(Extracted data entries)
[Start of section]

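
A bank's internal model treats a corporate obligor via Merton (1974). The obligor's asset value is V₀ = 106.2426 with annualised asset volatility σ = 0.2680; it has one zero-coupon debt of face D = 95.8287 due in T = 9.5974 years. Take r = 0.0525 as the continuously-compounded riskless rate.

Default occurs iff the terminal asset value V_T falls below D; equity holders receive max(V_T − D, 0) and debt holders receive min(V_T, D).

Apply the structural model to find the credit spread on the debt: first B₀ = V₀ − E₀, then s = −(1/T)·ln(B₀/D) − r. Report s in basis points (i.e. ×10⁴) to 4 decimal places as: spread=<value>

spread=163.3230

Work the structural quantities from V₀ = 106.2426 against face 95.8287:
d₁ = [ln(V₀/D) + (r + σ²/2)T] / (σ√T)
   = [ln(106.2426/95.8287) + (0.0525 + 0.5·0.2680²)·9.5974] / (0.2680·√9.5974)
   = [0.103163 + 0.848525] / 0.830255 = 1.146260
d₂ = d₁ − σ√T = 1.146260 − 0.830255 = 0.316005
N(d₁) = 0.874156,  N(d₂) = 0.624001,  e^(−rT) = 0.604192
E₀ = V₀·N(d₁) − D·e^(−rT)·N(d₂)
   = 106.2426·0.874156 − 95.8287·0.604192·0.624001 = 56.743669
B₀ = V₀ − E₀ = 106.2426 − 56.743669 = 49.498931
spread = −(1/T)·ln(B₀/D) − r = −(1/9.5974)·ln(49.498931/95.8287) − 0.0525 = 0.01633230
in basis points: 0.01633230 × 10⁴ = 163.3230 bp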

[End of section]

Description of the task
Please copy out the preceding data in full, exactly as written.

Response to this exercise
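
A bank's internal model treats a corporate obligor via Merton (1974). The obligor's asset value is V₀ = 106.2426 with annualised asset volatility σ = 0.2680; it has one zero-coupon debt of face D = 95.8287 due in T = 9.5974 years. Take r = 0.0525 as the continuously-compounded riskless rate.

Default occurs iff the terminal asset value V_T falls below D; equity holders receive max(V_T − D, 0) and debt holders receive min(V_T, D).

Apply the structural model to find the credit spread on the debt: first B₀ = V₀ − E₀, then s = −(1/T)·ln(B₀/D) − r. Report s in basis points (i.e. ×10⁴) to 4 decimal places as: spread=<value>

spread=163.3230

Work the structural quantities from V₀ = 106.2426 against face 95.8287:
d₁ = [ln(V₀/D) + (r + σ²/2)T] / (σ√T)
   = [ln(106.2426/95.8287) + (0.0525 + 0.5·0.2680²)·9.5974] / (0.2680·√9.5974)
   = [0.103163 + 0.848525] / 0.830255 = 1.146260
d₂ = d₁ − σ√T = 1.146260 − 0.830255 = 0.316005
N(d₁) = 0.874156,  N(d₂) = 0.624001,  e^(−rT) = 0.604192
E₀ = V₀·N(d₁) − D·e^(−rT)·N(d₂)
   = 106.2426·0.874156 − 95.8287·0.604192·0.624001 = 56.743669
B₀ = V₀ − E₀ = 106.2426 − 56.743669 = 49.498931
spread = −(1/T)·ln(B₀/D) − r = −(1/9.5974)·ln(49.498931/95.8287) − 0.0525 = 0.01633230
in basis points: 0.01633230 × 10⁴ = 163.3230 bp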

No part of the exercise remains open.